***** Dataset excerpts *****
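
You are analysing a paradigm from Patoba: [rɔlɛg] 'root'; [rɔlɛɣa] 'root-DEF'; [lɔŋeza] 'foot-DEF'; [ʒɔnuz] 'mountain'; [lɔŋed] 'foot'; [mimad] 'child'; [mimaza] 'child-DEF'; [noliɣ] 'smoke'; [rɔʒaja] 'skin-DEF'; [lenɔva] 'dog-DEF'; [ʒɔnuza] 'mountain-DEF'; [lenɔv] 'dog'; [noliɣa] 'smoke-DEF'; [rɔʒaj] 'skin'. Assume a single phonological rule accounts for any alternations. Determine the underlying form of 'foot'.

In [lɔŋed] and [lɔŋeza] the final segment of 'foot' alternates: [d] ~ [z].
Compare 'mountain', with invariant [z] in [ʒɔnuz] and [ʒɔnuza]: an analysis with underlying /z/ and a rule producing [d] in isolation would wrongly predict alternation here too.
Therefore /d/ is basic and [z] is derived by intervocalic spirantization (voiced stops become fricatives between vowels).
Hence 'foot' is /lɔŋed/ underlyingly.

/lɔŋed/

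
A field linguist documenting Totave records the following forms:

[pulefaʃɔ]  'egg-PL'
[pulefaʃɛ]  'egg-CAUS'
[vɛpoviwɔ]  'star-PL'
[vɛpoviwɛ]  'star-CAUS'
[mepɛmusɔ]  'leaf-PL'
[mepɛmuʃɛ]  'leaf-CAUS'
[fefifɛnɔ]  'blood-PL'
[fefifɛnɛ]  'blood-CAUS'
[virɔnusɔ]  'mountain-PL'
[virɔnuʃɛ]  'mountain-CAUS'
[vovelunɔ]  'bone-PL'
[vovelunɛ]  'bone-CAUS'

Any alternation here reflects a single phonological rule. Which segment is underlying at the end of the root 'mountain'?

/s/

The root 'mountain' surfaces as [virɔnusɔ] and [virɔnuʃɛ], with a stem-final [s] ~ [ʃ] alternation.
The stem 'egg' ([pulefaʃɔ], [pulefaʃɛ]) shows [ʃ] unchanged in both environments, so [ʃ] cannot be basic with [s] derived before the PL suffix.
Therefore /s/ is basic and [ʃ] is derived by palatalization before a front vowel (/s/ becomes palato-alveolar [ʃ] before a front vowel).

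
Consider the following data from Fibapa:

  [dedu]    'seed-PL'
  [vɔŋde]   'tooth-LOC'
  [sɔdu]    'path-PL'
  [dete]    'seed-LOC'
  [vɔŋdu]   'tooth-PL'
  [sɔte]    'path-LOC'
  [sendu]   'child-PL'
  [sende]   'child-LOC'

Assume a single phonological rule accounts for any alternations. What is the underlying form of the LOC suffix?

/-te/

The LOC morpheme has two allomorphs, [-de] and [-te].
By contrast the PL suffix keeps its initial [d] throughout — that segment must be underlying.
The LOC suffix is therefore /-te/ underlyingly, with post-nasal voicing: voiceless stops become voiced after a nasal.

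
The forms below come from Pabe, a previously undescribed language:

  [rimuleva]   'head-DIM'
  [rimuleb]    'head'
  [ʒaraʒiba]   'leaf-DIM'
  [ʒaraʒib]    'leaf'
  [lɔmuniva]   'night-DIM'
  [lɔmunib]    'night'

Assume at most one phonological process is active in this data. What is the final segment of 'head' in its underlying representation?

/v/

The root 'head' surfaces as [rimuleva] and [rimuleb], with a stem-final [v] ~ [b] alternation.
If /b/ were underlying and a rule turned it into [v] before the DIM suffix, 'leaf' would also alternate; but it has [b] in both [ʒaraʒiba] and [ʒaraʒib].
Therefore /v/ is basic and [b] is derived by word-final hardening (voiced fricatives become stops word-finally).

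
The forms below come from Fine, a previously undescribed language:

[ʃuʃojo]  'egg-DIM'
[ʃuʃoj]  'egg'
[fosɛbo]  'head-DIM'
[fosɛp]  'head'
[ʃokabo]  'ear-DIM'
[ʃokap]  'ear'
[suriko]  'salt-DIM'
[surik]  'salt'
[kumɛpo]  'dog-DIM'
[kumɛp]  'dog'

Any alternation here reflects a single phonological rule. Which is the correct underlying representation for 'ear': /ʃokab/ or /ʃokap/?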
*****
--- Exercise brief ---
Transcribe the listing above exactly as shown.

--- Solution ---
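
You are analysing a paradigm from Patoba: [rɔlɛg] 'root'; [rɔlɛɣa] 'root-DEF'; [lɔŋeza] 'foot-DEF'; [ʒɔnuz] 'mountain'; [lɔŋed] 'foot'; [mimad] 'child'; [mimaza] 'child-DEF'; [noliɣ] 'smoke'; [rɔʒaja] 'skin-DEF'; [lenɔva] 'dog-DEF'; [ʒɔnuza] 'mountain-DEF'; [lenɔv] 'dog'; [noliɣa] 'smoke-DEF'; [rɔʒaj] 'skin'. Assume a single phonological rule accounts for any alternations. Determine the underlying form of 'foot'.

In [lɔŋed] and [lɔŋeza] the final segment of 'foot' alternates: [d] ~ [z].
Compare 'mountain', with invariant [z] in [ʒɔnuz] and [ʒɔnuza]: an analysis with underlying /z/ and a rule producing [d] in isolation would wrongly predict alternation here too.
Therefore /d/ is basic and [z] is derived by intervocalic spirantization (voiced stops become fricatives between vowels).
Hence 'foot' is /lɔŋed/ underlyingly.

/lɔŋed/

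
A field linguist documenting Totave records the following forms:

[pulefaʃɔ]  'egg-PL'
[pulefaʃɛ]  'egg-CAUS'
[vɛpoviwɔ]  'star-PL'
[vɛpoviwɛ]  'star-CAUS'
[mepɛmusɔ]  'leaf-PL'
[mepɛmuʃɛ]  'leaf-CAUS'
[fefifɛnɔ]  'blood-PL'
[fefifɛnɛ]  'blood-CAUS'
[virɔnusɔ]  'mountain-PL'
[virɔnuʃɛ]  'mountain-CAUS'
[vovelunɔ]  'bone-PL'
[vovelunɛ]  'bone-CAUS'

Any alternation here reflects a single phonological rule. Which segment is underlying at the end of the root 'mountain'?

/s/

The root 'mountain' surfaces as [virɔnusɔ] and [virɔnuʃɛ], with a stem-final [s] ~ [ʃ] alternation.
The stem 'egg' ([pulefaʃɔ], [pulefaʃɛ]) shows [ʃ] unchanged in both environments, so [ʃ] cannot be basic with [s] derived before the PL suffix.
Therefore /s/ is basic and [ʃ] is derived by palatalization before a front vowel (/s/ becomes palato-alveolar [ʃ] before a front vowel).

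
Consider the following data from Fibapa:

  [dedu]    'seed-PL'
  [vɔŋde]   'tooth-LOC'
  [sɔdu]    'path-PL'
  [dete]    'seed-LOC'
  [vɔŋdu]   'tooth-PL'
  [sɔte]    'path-LOC'
  [sendu]   'child-PL'
  [sende]   'child-LOC'

Assume a single phonological rule accounts for any alternations. What is the underlying form of the LOC suffix?

/-te/

The LOC morpheme has two allomorphs, [-de] and [-te].
By contrast the PL suffix keeps its initial [d] throughout — that segment must be underlying.
The LOC suffix is therefore /-te/ underlyingly, with post-nasal voicing: voiceless stops become voiced after a nasal.

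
The forms below come from Pabe, a previously undescribed language:

  [rimuleva]   'head-DIM'
  [rimuleb]    'head'
  [ʒaraʒiba]   'leaf-DIM'
  [ʒaraʒib]    'leaf'
  [lɔmuniva]   'night-DIM'
  [lɔmunib]    'night'

Assume at most one phonological process is active in this data. What is the final segment of 'head' in its underlying representation?

/v/

The root 'head' surfaces as [rimuleva] and [rimuleb], with a stem-final [v] ~ [b] alternation.
If /b/ were underlying and a rule turned it into [v] before the DIM suffix, 'leaf' would also alternate; but it has [b] in both [ʒaraʒiba] and [ʒaraʒib].
Therefore /v/ is basic and [b] is derived by word-final hardening (voiced fricatives become stops word-finally).

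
The forms below come from Fine, a previously undescribed language:

[ʃuʃojo]  'egg-DIM'
[ʃuʃoj]  'egg'
[fosɛbo]  'head-DIM'
[fosɛp]  'head'
[ʃokabo]  'ear-DIM'
[ʃokap]  'ear'
[suriko]  'salt-DIM'
[surik]  'salt'
[kumɛpo]  'dog-DIM'
[kumɛp]  'dog'

Any alternation here reflects a single phonological rule. Which is the correct underlying representation for 'ear': /ʃokab/ or /ʃokap/?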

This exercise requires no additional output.